Assignment:
Repeat the entries exactly, keeping every line as it is.

Source data:
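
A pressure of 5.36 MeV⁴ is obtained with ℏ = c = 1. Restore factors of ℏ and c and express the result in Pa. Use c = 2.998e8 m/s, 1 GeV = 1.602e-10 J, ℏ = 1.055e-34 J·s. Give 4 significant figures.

1.116e26 Pa

Pressure is [E]/[L]³ = [E]⁴/(ℏc)³.
1 GeV⁴ → 1/(ℏc)³ × (1 GeV in J)⁴ = 2.082e37 Pa.
Convert the energy scale: 5.36 MeV⁴ = 5.36e-12 GeV⁴.
Result: 5.36e-12 × 2.082e37 = 1.116e26 Pa.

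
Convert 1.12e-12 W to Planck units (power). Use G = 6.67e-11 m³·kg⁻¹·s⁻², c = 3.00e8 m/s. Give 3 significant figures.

3.07e-65

Planck power: P_P = c⁵/G = 3.64e52 W.
1.12e-12 / 3.64e52 = 3.07e-65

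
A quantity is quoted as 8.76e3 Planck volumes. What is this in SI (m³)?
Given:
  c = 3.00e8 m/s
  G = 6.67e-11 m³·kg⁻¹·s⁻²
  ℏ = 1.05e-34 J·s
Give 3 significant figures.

3.66e-101 m³

One Planck volume: V_P = (ℏG/c³)^(3/2) = 4.18e-105 m³.
8.76e3 × 4.18e-105 m³ = 3.66e-101 m³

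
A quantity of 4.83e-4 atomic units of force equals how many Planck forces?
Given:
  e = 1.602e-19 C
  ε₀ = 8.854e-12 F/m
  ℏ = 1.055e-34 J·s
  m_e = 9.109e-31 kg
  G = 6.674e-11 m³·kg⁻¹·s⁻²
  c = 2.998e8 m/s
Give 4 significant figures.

atomic unit of force: F_au = E_h/a₀ = m_e²e⁶/((4πε₀)³ℏ⁴) = 8.220e-8 N
Planck force: F_P = c⁴/G = 1.210e44 N
4.83e-4 × 8.220e-8 / 1.210e44 = 3.280e-55

3.280e-55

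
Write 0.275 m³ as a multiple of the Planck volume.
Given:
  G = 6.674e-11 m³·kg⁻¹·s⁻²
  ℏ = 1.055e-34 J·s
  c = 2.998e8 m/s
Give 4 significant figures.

6.511e103

Planck volume: V_P = (ℏG/c³)^(3/2) = 4.224e-105 m³.
0.275 / 4.224e-105 = 6.511e103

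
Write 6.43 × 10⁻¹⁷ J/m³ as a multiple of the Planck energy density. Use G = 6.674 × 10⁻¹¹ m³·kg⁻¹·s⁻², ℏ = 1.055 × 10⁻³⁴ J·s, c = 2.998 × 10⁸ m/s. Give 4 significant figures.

1.388 × 10⁻¹³⁰

Planck energy density: u_P = c⁷/(ℏG²) = 4.632 × 10¹¹³ J/m³.
6.43 × 10⁻¹⁷ / 4.632 × 10¹¹³ = 1.388 × 10⁻¹³⁰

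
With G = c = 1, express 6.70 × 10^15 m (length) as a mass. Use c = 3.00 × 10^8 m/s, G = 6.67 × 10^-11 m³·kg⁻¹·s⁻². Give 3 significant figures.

Length → mass via c²/G.
6.70 × 10^15 m × (c²/G) = 9.04 × 10^42 kg

9.04 × 10^42 kg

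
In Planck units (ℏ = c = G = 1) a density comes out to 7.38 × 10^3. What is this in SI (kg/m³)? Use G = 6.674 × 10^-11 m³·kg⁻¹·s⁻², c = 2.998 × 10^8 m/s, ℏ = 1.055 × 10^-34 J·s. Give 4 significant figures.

3.804 × 10^100 kg/m³

One Planck density: ρ_P = c⁵/(ℏG²) = 5.154 × 10^96 kg/m³.
7.38 × 10^3 × 5.154 × 10^96 kg/m³ = 3.804 × 10^100 kg/m³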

Response below:
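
A pressure of 5.36 MeV⁴ is obtained with ℏ = c = 1. Restore factors of ℏ and c and express the result in Pa. Use c = 2.998e8 m/s, 1 GeV = 1.602e-10 J, ℏ = 1.055e-34 J·s. Give 4 significant figures.

1.116e26 Pa

Pressure is [E]/[L]³ = [E]⁴/(ℏc)³.
1 GeV⁴ → 1/(ℏc)³ × (1 GeV in J)⁴ = 2.082e37 Pa.
Convert the energy scale: 5.36 MeV⁴ = 5.36e-12 GeV⁴.
Result: 5.36e-12 × 2.082e37 = 1.116e26 Pa.

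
Convert 1.12e-12 W to Planck units (power). Use G = 6.67e-11 m³·kg⁻¹·s⁻², c = 3.00e8 m/s. Give 3 significant figures.

3.07e-65

Planck power: P_P = c⁵/G = 3.64e52 W.
1.12e-12 / 3.64e52 = 3.07e-65

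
A quantity is quoted as 8.76e3 Planck volumes. What is this in SI (m³)?
Given:
  c = 3.00e8 m/s
  G = 6.67e-11 m³·kg⁻¹·s⁻²
  ℏ = 1.05e-34 J·s
Give 3 significant figures.

3.66e-101 m³

One Planck volume: V_P = (ℏG/c³)^(3/2) = 4.18e-105 m³.
8.76e3 × 4.18e-105 m³ = 3.66e-101 m³

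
A quantity of 4.83e-4 atomic units of force equals how many Planck forces?
Given:
  e = 1.602e-19 C
  ε₀ = 8.854e-12 F/m
  ℏ = 1.055e-34 J·s
  m_e = 9.109e-31 kg
  G = 6.674e-11 m³·kg⁻¹·s⁻²
  c = 2.998e8 m/s
Give 4 significant figures.

atomic unit of force: F_au = E_h/a₀ = m_e²e⁶/((4πε₀)³ℏ⁴) = 8.220e-8 N
Planck force: F_P = c⁴/G = 1.210e44 N
4.83e-4 × 8.220e-8 / 1.210e44 = 3.280e-55

3.280e-55

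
Write 0.275 m³ as a multiple of the Planck volume.
Given:
  G = 6.674e-11 m³·kg⁻¹·s⁻²
  ℏ = 1.055e-34 J·s
  c = 2.998e8 m/s
Give 4 significant figures.

6.511e103

Planck volume: V_P = (ℏG/c³)^(3/2) = 4.224e-105 m³.
0.275 / 4.224e-105 = 6.511e103

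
Write 6.43 × 10⁻¹⁷ J/m³ as a multiple of the Planck energy density. Use G = 6.674 × 10⁻¹¹ m³·kg⁻¹·s⁻², ℏ = 1.055 × 10⁻³⁴ J·s, c = 2.998 × 10⁸ m/s. Give 4 significant figures.

1.388 × 10⁻¹³⁰

Planck energy density: u_P = c⁷/(ℏG²) = 4.632 × 10¹¹³ J/m³.
6.43 × 10⁻¹⁷ / 4.632 × 10¹¹³ = 1.388 × 10⁻¹³⁰

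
With G = c = 1, express 6.70 × 10^15 m (length) as a mass. Use c = 3.00 × 10^8 m/s, G = 6.67 × 10^-11 m³·kg⁻¹·s⁻². Give 3 significant figures.

Length → mass via c²/G.
6.70 × 10^15 m × (c²/G) = 9.04 × 10^42 kg

9.04 × 10^42 kg

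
In Planck units (ℏ = c = G = 1) a density comes out to 7.38 × 10^3. What is this in SI (kg/m³)? Use G = 6.674 × 10^-11 m³·kg⁻¹·s⁻², c = 2.998 × 10^8 m/s, ℏ = 1.055 × 10^-34 J·s. Give 4 significant figures.

3.804 × 10^100 kg/m³

One Planck density: ρ_P = c⁵/(ℏG²) = 5.154 × 10^96 kg/m³.
7.38 × 10^3 × 5.154 × 10^96 kg/m³ = 3.804 × 10^100 kg/m³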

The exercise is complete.